What you should do:
All lines in the records that carry the string "civil" are to be shown.

Data entries
____________

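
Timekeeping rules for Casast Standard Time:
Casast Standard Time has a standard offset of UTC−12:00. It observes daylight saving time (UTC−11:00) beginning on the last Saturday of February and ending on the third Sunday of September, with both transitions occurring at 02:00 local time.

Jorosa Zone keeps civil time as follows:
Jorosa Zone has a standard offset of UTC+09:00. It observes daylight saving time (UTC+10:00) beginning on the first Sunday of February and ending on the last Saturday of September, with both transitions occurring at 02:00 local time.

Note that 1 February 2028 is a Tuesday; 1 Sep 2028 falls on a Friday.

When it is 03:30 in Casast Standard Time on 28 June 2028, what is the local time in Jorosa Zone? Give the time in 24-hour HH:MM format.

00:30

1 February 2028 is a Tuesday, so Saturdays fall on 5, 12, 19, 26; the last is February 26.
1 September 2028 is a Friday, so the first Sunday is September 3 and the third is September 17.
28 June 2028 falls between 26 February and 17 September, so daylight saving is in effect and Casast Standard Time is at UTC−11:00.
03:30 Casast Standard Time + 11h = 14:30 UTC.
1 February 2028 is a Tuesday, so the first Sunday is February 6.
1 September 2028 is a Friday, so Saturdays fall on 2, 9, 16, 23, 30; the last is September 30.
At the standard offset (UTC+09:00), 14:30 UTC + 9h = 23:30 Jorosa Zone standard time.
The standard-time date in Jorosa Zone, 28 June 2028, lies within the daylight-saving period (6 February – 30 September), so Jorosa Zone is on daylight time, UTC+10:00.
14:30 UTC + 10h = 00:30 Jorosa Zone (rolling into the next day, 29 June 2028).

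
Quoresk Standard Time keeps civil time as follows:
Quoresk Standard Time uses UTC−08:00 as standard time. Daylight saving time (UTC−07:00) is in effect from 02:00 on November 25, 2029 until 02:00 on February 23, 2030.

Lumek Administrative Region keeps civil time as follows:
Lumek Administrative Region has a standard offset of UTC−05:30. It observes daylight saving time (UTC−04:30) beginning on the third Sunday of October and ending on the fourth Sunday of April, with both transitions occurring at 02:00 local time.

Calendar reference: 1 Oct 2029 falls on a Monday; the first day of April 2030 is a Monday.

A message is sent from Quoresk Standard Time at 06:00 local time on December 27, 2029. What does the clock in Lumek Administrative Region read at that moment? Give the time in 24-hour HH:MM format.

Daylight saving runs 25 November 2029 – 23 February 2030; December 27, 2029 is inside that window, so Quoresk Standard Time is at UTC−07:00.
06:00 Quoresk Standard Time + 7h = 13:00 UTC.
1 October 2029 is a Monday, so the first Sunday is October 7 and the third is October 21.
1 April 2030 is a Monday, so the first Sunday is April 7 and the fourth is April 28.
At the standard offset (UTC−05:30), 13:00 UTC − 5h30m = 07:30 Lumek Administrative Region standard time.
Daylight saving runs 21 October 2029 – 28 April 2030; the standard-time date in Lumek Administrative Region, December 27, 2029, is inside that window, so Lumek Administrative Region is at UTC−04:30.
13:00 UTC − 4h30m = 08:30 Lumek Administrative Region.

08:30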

____________

Reply to the exercise:
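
Jorosa Zone keeps civil time as follows:
Quoresk Standard Time keeps civil time as follows:
Lumek Administrative Region keeps civil time as follows: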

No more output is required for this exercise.